> _Exercise input_:
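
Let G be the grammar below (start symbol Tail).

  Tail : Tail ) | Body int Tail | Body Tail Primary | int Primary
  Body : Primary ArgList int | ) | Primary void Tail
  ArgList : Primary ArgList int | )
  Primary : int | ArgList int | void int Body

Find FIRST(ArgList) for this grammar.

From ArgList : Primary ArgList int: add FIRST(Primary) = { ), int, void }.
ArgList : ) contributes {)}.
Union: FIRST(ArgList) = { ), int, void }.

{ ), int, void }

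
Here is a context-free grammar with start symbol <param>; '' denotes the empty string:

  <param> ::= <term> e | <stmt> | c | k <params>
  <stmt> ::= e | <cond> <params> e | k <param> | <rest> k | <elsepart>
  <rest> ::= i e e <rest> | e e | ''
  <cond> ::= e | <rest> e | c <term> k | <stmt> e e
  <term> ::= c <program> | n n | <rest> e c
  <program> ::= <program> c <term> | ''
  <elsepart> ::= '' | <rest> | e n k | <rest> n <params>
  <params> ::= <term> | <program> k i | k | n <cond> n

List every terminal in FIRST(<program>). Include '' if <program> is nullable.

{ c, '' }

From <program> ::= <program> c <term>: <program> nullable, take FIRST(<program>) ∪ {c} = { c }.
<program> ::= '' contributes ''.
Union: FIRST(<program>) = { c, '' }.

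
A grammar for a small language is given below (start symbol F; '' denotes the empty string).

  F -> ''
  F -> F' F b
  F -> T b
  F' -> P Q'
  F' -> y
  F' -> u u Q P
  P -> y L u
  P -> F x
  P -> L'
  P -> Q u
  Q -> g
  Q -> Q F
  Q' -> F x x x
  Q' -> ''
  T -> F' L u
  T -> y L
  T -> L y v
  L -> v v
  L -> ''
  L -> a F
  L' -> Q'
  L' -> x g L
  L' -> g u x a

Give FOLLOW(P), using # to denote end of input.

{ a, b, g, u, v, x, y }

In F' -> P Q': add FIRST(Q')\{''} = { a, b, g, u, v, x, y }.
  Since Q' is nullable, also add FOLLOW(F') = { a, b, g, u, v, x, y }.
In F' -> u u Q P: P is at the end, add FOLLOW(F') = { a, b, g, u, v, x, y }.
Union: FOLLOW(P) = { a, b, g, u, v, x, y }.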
--
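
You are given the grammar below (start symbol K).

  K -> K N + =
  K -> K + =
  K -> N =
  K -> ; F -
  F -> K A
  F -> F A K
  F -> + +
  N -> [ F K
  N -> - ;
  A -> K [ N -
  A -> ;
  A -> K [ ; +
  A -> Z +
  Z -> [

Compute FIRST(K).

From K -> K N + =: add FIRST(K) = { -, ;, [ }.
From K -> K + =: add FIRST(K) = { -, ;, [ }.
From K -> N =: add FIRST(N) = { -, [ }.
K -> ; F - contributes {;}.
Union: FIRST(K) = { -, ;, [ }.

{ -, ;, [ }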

> _Task to carry out_:
Extract the lines of the preceding material that run from the line with "<param> ::= <term>" through the line with "<term> ::= c <program> | n n | <rest> e c", inclusive, reproducing them exactly and adding nothing.

> _Solution for this exercise_:
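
  <param> ::= <term> e | <stmt> | c | k <params>
  <stmt> ::= e | <cond> <params> e | k <param> | <rest> k | <elsepart>
  <rest> ::= i e e <rest> | e e | ''
  <cond> ::= e | <rest> e | c <term> k | <stmt> e e
  <term> ::= c <program> | n n | <rest> e c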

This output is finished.